PROMPT: Starting at the top of the entries below, set down every line exactly, please, until you reach the line with "c: env↑:bool", which is included too.

※

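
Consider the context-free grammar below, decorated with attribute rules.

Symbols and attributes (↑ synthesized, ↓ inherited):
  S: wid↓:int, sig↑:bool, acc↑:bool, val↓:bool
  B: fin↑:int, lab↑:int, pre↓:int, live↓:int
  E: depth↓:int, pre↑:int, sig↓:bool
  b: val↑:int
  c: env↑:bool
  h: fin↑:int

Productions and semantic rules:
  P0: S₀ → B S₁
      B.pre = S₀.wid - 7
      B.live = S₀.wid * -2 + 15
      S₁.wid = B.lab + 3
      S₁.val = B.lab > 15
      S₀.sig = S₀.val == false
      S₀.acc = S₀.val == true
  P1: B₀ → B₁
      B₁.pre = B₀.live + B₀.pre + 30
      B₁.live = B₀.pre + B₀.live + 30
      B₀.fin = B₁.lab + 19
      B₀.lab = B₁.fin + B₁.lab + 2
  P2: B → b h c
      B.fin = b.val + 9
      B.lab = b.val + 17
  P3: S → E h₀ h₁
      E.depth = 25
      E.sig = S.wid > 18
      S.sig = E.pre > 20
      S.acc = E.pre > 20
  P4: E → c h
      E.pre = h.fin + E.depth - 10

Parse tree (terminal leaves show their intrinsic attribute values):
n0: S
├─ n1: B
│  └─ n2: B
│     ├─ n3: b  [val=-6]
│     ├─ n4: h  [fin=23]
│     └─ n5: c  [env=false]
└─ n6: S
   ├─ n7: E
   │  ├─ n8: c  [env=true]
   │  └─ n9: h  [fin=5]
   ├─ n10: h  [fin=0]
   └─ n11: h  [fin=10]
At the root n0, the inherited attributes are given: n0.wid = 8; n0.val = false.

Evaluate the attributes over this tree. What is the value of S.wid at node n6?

19

1. n0.wid = 8  [given at root]
2. n0.val = false  [given at root]
3. n1.pre = 1  [S₀.wid - 7]
4. n1.live = -1  [S₀.wid * -2 + 15]
5. n2.pre = 30  [B₀.live + B₀.pre + 30]
6. n2.live = 30  [B₀.pre + B₀.live + 30]
7. n3.val = -6  [terminal]
8. n4.fin = 23  [terminal]
9. n5.env = false  [terminal]
10. n2.fin = 3  [b.val + 9]
11. n2.lab = 11  [b.val + 17]
12. n1.fin = 30  [B₁.lab + 19]
13. n1.lab = 16  [B₁.fin + B₁.lab + 2]
14. n6.wid = 19  [B.lab + 3]
15. n6.val = true  [B.lab > 15]
16. n7.depth = 25  [25]
17. n7.sig = true  [S.wid > 18]
18. n8.env = true  [terminal]
19. n9.fin = 5  [terminal]
20. n7.pre = 20  [h.fin + E.depth - 10]
21. n10.fin = 0  [terminal]
22. n11.fin = 10  [terminal]
23. n6.sig = false  [E.pre > 20]
24. n6.acc = false  [E.pre > 20]
25. n0.sig = true  [S₀.val == false]
26. n0.acc = false  [S₀.val == true]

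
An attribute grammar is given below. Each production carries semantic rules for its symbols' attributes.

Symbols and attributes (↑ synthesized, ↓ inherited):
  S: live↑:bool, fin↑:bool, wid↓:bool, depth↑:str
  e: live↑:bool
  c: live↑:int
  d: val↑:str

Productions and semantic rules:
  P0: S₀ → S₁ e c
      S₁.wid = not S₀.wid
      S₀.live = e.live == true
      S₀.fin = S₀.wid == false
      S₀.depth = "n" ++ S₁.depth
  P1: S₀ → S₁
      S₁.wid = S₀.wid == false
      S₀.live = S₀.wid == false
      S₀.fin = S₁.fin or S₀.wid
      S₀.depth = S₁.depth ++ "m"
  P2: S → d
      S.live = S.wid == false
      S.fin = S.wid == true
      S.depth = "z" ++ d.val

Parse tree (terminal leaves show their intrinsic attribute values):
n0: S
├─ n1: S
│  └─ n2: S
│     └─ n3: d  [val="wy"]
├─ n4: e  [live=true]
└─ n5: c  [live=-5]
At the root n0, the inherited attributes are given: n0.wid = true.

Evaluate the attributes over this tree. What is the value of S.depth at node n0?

1. n0.wid = true  [given at root]
2. n1.wid = false  [not S₀.wid]
3. n2.wid = true  [S₀.wid == false]
4. n3.val = "wy"  [terminal]
5. n2.live = false  [S.wid == false]
6. n2.fin = true  [S.wid == true]
7. n2.depth = "zwy"  ["z" ++ d.val]
8. n1.live = true  [S₀.wid == false]
9. n1.fin = true  [S₁.fin or S₀.wid]
10. n1.depth = "zwym"  [S₁.depth ++ "m"]
11. n4.live = true  [terminal]
12. n5.live = -5  [terminal]
13. n0.live = true  [e.live == true]
14. n0.fin = false  [S₀.wid == false]
15. n0.depth = "nzwym"  ["n" ++ S₁.depth]

"nzwym"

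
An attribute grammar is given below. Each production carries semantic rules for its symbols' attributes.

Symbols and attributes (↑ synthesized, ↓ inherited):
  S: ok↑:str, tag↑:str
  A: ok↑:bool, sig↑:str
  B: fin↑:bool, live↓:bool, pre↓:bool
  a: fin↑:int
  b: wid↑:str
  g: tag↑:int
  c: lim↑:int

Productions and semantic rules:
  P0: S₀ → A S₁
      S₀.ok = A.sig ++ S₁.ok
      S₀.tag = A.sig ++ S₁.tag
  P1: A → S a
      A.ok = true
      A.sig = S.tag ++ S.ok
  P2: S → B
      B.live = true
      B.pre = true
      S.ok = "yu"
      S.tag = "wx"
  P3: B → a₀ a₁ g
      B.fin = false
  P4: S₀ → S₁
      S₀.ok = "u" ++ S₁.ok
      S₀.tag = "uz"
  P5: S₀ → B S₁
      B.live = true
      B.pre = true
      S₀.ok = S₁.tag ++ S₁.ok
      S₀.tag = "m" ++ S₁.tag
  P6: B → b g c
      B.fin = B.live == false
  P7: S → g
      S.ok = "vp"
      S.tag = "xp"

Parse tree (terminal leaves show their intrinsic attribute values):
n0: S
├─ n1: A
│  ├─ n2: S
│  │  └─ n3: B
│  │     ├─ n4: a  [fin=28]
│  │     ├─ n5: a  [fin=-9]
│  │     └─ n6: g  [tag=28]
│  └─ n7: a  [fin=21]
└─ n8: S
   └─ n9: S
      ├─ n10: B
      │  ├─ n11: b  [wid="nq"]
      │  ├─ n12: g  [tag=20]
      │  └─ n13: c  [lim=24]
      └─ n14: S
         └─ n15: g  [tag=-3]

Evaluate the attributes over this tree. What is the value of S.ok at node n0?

"wxyuuxpvp"

1. n3.live = true  [true]
2. n3.pre = true  [true]
3. n4.fin = 28  [terminal]
4. n5.fin = -9  [terminal]
5. n6.tag = 28  [terminal]
6. n3.fin = false  [false]
7. n2.ok = "yu"  ["yu"]
8. n2.tag = "wx"  ["wx"]
9. n7.fin = 21  [terminal]
10. n1.ok = true  [true]
11. n1.sig = "wxyu"  [S.tag ++ S.ok]
12. n10.live = true  [true]
13. n10.pre = true  [true]
14. n11.wid = "nq"  [terminal]
15. n12.tag = 20  [terminal]
16. n13.lim = 24  [terminal]
17. n10.fin = false  [B.live == false]
18. n15.tag = -3  [terminal]
19. n14.ok = "vp"  ["vp"]
20. n14.tag = "xp"  ["xp"]
21. n9.ok = "xpvp"  [S₁.tag ++ S₁.ok]
22. n9.tag = "mxp"  ["m" ++ S₁.tag]
23. n8.ok = "uxpvp"  ["u" ++ S₁.ok]
24. n8.tag = "uz"  ["uz"]
25. n0.ok = "wxyuuxpvp"  [A.sig ++ S₁.ok]
26. n0.tag = "wxyuuz"  [A.sig ++ S₁.tag]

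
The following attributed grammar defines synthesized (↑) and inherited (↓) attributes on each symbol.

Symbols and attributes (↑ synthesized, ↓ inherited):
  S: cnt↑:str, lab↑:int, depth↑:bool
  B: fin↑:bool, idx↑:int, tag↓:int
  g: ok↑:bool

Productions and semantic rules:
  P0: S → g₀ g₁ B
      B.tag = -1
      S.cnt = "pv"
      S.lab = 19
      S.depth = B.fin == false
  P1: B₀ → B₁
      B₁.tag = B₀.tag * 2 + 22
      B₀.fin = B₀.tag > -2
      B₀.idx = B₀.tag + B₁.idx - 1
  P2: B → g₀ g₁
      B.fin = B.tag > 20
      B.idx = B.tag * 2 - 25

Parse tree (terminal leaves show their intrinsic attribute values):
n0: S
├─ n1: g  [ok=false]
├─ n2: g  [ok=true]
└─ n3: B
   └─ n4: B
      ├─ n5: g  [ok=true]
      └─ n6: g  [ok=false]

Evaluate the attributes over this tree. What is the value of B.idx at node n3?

13

1. n1.ok = false  [terminal]
2. n2.ok = true  [terminal]
3. n3.tag = -1  [-1]
4. n4.tag = 20  [B₀.tag * 2 + 22]
5. n5.ok = true  [terminal]
6. n6.ok = false  [terminal]
7. n4.fin = false  [B.tag > 20]
8. n4.idx = 15  [B.tag * 2 - 25]
9. n3.fin = true  [B₀.tag > -2]
10. n3.idx = 13  [B₀.tag + B₁.idx - 1]
11. n0.cnt = "pv"  ["pv"]
12. n0.lab = 19  [19]
13. n0.depth = false  [B.fin == false]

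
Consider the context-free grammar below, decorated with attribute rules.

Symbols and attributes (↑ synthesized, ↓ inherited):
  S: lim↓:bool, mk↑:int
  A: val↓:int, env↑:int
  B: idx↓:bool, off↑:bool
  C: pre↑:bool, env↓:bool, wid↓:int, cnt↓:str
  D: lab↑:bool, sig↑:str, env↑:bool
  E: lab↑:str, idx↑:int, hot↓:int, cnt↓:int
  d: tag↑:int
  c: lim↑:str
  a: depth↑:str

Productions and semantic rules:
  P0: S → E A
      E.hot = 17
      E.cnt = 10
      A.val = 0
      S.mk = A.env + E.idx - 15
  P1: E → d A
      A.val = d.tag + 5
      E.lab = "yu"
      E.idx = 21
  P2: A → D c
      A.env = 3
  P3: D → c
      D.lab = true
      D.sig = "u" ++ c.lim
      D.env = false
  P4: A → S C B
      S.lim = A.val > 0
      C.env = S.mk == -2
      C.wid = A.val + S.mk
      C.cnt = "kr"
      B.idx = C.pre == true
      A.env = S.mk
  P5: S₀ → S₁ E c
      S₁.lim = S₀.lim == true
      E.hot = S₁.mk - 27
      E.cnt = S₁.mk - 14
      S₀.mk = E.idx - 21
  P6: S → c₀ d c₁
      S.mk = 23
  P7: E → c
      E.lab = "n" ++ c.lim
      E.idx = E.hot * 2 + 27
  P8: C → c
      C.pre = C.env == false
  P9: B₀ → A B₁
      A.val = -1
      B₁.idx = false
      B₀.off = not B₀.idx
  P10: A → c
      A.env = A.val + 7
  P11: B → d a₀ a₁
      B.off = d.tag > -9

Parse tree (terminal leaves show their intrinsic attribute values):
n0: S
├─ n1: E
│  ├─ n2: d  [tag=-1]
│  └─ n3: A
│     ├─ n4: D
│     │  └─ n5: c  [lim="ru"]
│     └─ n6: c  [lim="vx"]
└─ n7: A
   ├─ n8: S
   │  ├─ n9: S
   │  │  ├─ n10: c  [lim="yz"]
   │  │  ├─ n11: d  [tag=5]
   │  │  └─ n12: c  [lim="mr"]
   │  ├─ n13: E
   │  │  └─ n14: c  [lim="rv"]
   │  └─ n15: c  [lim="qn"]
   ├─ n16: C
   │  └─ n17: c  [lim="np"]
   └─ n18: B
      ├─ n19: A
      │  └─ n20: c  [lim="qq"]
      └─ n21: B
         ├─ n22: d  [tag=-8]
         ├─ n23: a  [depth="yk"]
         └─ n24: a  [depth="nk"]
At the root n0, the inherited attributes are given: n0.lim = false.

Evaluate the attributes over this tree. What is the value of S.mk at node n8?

-2

1. n0.lim = false  [given at root]
2. n1.hot = 17  [17]
3. n1.cnt = 10  [10]
4. n2.tag = -1  [terminal]
5. n3.val = 4  [d.tag + 5]
6. n5.lim = "ru"  [terminal]
7. n4.lab = true  [true]
8. n4.sig = "uru"  ["u" ++ c.lim]
9. n4.env = false  [false]
10. n6.lim = "vx"  [terminal]
11. n3.env = 3  [3]
12. n1.lab = "yu"  ["yu"]
13. n1.idx = 21  [21]
14. n7.val = 0  [0]
15. n8.lim = false  [A.val > 0]
16. n9.lim = false  [S₀.lim == true]
17. n10.lim = "yz"  [terminal]
18. n11.tag = 5  [terminal]
19. n12.lim = "mr"  [terminal]
20. n9.mk = 23  [23]
21. n13.hot = -4  [S₁.mk - 27]
22. n13.cnt = 9  [S₁.mk - 14]
23. n14.lim = "rv"  [terminal]
24. n13.lab = "nrv"  ["n" ++ c.lim]
25. n13.idx = 19  [E.hot * 2 + 27]
26. n15.lim = "qn"  [terminal]
27. n8.mk = -2  [E.idx - 21]
28. n16.env = true  [S.mk == -2]
29. n16.wid = -2  [A.val + S.mk]
30. n16.cnt = "kr"  ["kr"]
31. n17.lim = "np"  [terminal]
32. n16.pre = false  [C.env == false]
33. n18.idx = false  [C.pre == true]
34. n19.val = -1  [-1]
35. n20.lim = "qq"  [terminal]
36. n19.env = 6  [A.val + 7]
37. n21.idx = false  [false]
38. n22.tag = -8  [terminal]
39. n23.depth = "yk"  [terminal]
40. n24.depth = "nk"  [terminal]
41. n21.off = true  [d.tag > -9]
42. n18.off = true  [not B₀.idx]
43. n7.env = -2  [S.mk]
44. n0.mk = 4  [A.env + E.idx - 15]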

※

TASK ANSWER:
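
Consider the context-free grammar below, decorated with attribute rules.

Symbols and attributes (↑ synthesized, ↓ inherited):
  S: wid↓:int, sig↑:bool, acc↑:bool, val↓:bool
  B: fin↑:int, lab↑:int, pre↓:int, live↓:int
  E: depth↓:int, pre↑:int, sig↓:bool
  b: val↑:int
  c: env↑:bool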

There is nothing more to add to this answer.